■ **PROMPT**: Transcribe the data below verbatim from the line with "You start at (x=8, y=3)." to the line with "The grid is 9". Include both of those lines.

Collected data
------------------------------------------------------------

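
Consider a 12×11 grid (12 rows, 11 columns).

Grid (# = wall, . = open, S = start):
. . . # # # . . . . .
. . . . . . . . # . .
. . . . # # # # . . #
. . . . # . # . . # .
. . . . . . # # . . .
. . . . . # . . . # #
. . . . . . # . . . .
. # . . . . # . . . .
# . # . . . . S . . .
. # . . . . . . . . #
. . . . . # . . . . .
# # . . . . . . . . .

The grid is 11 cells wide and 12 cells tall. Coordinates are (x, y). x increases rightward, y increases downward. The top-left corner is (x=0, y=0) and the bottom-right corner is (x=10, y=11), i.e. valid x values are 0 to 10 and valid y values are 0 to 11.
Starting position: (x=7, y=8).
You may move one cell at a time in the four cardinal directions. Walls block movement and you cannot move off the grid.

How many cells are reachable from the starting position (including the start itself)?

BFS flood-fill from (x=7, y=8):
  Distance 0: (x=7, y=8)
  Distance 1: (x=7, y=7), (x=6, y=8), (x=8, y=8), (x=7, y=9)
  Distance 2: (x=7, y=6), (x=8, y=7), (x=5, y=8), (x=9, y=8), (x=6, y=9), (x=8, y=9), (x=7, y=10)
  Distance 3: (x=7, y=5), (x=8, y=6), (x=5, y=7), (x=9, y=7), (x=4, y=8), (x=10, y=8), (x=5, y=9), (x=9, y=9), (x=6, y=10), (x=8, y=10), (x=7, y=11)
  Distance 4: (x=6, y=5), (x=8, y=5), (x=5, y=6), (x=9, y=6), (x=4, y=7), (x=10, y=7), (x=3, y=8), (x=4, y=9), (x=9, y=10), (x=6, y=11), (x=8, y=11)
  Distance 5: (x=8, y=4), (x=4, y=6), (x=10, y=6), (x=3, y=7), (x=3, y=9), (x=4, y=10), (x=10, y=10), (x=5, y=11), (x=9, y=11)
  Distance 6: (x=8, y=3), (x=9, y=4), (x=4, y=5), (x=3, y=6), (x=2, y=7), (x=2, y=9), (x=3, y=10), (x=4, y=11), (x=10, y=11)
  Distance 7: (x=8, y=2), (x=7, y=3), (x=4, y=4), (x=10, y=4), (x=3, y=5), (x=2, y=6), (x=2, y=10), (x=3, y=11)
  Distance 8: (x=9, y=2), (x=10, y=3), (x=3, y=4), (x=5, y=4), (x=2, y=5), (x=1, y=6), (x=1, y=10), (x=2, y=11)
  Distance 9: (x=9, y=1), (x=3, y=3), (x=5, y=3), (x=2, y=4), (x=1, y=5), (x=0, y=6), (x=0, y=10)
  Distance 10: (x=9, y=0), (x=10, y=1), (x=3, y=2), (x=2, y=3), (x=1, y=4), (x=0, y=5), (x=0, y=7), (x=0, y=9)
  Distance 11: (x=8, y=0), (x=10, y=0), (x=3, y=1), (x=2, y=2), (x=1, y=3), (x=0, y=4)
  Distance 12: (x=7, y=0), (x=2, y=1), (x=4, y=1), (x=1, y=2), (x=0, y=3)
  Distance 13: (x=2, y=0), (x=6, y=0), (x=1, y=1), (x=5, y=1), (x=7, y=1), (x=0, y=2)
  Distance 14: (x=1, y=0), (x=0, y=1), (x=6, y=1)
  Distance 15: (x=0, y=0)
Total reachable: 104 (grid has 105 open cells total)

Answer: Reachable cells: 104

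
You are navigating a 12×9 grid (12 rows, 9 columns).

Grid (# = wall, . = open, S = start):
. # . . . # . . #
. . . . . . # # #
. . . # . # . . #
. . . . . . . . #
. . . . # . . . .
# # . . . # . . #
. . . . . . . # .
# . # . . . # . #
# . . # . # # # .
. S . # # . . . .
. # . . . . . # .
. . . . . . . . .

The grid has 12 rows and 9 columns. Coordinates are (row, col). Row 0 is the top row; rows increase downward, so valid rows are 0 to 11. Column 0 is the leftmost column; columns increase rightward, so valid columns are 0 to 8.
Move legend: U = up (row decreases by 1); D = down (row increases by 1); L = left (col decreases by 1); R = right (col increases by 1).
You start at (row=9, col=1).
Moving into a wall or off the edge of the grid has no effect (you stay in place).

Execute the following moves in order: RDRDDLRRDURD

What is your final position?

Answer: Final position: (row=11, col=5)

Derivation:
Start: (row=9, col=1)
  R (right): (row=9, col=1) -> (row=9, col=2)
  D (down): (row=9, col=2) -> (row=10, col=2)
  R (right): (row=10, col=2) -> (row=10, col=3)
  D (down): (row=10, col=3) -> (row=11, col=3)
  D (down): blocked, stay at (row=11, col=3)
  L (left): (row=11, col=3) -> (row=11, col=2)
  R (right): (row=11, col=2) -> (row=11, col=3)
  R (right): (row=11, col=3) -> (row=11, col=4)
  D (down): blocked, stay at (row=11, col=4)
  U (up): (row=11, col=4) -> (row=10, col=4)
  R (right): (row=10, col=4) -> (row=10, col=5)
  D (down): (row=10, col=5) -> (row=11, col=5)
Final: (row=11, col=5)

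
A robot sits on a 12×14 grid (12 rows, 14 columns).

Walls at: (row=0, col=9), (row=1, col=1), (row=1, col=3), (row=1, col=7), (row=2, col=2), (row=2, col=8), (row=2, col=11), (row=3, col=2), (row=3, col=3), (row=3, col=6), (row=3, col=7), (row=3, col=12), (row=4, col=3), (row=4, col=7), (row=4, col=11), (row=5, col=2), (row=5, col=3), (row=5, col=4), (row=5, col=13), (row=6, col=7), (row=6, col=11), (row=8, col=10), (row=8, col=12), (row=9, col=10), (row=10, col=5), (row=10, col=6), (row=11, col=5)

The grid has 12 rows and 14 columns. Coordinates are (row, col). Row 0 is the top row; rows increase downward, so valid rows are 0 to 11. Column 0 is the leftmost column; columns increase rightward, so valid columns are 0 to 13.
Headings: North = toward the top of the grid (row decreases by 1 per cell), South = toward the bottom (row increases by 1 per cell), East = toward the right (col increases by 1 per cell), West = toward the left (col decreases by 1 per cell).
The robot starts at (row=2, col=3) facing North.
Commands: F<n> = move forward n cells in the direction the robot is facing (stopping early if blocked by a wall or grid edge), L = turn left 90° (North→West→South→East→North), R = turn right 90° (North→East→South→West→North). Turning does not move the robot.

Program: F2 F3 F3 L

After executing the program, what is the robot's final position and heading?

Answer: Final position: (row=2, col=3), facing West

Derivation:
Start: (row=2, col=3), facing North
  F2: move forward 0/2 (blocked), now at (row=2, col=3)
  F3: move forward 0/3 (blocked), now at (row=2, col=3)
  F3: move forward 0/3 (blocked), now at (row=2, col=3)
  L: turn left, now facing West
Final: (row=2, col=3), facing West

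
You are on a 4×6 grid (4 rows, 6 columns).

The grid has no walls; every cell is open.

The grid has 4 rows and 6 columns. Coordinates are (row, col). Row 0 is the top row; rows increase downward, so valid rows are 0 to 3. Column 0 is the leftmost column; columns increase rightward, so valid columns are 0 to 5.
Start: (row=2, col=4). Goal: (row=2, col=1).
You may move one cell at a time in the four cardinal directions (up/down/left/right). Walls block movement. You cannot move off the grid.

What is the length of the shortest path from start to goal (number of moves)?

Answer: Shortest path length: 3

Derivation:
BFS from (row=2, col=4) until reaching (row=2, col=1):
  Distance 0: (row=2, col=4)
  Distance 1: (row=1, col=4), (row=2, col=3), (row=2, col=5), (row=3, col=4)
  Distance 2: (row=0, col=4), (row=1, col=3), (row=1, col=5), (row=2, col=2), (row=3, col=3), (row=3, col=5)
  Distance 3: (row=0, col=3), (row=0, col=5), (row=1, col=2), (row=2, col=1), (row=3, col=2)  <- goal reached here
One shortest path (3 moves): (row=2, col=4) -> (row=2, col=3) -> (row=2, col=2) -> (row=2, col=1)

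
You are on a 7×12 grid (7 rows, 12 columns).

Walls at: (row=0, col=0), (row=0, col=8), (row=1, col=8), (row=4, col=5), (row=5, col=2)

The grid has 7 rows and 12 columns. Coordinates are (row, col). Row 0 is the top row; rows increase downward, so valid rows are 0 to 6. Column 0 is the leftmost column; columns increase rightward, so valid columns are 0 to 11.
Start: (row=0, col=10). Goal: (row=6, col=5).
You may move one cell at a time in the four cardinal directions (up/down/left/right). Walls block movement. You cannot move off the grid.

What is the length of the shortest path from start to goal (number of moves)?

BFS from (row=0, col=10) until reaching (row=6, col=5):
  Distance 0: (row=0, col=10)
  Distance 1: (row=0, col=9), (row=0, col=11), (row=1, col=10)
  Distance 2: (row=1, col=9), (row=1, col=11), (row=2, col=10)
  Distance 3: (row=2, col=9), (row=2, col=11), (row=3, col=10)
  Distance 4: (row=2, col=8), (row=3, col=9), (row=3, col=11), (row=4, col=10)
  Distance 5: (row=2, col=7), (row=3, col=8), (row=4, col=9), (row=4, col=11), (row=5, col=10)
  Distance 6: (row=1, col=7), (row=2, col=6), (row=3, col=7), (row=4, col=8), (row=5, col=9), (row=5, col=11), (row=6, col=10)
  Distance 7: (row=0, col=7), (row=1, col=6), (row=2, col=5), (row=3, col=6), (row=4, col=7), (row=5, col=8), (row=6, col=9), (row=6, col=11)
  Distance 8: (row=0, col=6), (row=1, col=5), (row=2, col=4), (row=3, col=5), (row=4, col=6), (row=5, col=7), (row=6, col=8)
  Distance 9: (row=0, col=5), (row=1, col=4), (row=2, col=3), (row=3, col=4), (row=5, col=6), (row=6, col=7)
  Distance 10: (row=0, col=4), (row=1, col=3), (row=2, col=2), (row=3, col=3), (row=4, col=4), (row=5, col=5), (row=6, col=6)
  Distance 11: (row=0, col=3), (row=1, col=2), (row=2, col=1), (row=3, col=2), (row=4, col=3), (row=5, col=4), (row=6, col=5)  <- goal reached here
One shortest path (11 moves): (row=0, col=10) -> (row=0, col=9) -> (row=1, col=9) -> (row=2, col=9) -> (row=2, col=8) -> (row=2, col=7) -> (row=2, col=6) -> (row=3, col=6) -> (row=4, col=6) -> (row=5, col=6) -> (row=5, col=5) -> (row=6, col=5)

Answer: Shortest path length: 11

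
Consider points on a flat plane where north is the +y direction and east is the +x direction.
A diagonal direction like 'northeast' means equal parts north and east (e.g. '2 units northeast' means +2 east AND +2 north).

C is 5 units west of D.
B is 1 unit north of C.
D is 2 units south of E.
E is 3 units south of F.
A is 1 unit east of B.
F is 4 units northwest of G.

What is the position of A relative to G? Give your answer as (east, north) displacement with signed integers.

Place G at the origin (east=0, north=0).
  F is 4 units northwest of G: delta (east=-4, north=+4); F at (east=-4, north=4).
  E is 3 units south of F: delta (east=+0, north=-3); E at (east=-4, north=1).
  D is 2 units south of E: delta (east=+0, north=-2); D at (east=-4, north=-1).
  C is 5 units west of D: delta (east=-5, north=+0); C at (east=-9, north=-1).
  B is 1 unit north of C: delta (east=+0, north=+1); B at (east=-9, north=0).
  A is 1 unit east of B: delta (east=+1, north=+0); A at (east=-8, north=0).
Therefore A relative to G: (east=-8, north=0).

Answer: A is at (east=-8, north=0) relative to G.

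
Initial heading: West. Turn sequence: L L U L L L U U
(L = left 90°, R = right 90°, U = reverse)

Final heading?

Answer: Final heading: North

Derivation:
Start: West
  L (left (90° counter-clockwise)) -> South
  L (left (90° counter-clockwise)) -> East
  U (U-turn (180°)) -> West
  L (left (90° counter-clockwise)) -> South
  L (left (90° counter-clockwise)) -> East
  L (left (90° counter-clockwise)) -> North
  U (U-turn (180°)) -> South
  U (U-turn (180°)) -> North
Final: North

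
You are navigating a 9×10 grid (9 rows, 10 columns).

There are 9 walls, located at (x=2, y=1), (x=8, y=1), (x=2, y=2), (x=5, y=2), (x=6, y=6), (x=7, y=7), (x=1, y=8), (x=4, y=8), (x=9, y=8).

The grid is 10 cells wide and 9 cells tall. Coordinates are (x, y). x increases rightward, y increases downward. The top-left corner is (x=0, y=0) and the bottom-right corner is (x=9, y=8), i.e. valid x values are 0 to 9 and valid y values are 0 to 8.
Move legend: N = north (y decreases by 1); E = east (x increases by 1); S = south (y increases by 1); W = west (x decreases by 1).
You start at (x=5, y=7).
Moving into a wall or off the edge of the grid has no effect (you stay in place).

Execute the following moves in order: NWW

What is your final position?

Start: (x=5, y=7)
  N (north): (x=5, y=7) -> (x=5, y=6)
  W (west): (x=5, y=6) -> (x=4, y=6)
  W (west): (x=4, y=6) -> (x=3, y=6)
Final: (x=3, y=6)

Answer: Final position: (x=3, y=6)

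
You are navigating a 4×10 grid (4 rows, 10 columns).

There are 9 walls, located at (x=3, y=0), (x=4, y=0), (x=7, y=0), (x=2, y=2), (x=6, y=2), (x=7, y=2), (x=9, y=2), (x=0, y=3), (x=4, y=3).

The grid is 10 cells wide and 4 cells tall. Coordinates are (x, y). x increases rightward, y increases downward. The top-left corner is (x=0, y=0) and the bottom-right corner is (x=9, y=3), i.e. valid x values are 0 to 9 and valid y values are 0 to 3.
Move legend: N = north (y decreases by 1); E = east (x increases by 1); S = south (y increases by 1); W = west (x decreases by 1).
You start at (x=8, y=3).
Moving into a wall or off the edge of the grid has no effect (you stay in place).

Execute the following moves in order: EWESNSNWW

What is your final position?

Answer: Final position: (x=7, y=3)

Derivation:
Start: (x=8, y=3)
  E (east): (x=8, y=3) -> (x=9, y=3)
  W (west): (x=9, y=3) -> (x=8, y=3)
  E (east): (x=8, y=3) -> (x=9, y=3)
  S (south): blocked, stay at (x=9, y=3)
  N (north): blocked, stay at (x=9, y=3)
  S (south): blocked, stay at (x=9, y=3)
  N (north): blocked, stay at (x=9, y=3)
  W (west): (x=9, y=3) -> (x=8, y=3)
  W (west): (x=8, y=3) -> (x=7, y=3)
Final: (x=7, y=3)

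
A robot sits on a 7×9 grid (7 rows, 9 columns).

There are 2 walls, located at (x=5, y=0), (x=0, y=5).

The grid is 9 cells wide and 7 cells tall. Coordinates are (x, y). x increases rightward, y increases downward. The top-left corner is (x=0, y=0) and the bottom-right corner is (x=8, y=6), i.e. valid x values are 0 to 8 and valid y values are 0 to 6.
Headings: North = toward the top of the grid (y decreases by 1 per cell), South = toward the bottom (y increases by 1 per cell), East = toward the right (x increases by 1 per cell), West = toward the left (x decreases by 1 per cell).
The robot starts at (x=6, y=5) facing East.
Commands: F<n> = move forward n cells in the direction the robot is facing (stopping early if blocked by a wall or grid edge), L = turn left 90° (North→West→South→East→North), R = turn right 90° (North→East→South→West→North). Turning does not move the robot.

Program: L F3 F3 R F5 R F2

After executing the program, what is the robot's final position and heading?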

------------------------------------------------------------

■ **ANSWER TO THIS PROBLEM**:
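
You start at (x=8, y=3).
Moving into a wall or off the edge of the grid has no effect (you stay in place).

Execute the following moves in order: EWESNSNWW

What is your final position?

Answer: Final position: (x=7, y=3)

Derivation:
Start: (x=8, y=3)
  E (east): (x=8, y=3) -> (x=9, y=3)
  W (west): (x=9, y=3) -> (x=8, y=3)
  E (east): (x=8, y=3) -> (x=9, y=3)
  S (south): blocked, stay at (x=9, y=3)
  N (north): blocked, stay at (x=9, y=3)
  S (south): blocked, stay at (x=9, y=3)
  N (north): blocked, stay at (x=9, y=3)
  W (west): (x=9, y=3) -> (x=8, y=3)
  W (west): (x=8, y=3) -> (x=7, y=3)
Final: (x=7, y=3)

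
A robot sits on a 7×9 grid (7 rows, 9 columns).

There are 2 walls, located at (x=5, y=0), (x=0, y=5).

The grid is 9 cells wide and 7 cells tall. Coordinates are (x, y). x increases rightward, y increases downward. The top-left corner is (x=0, y=0) and the bottom-right corner is (x=8, y=6), i.e. valid x values are 0 to 8 and valid y values are 0 to 6.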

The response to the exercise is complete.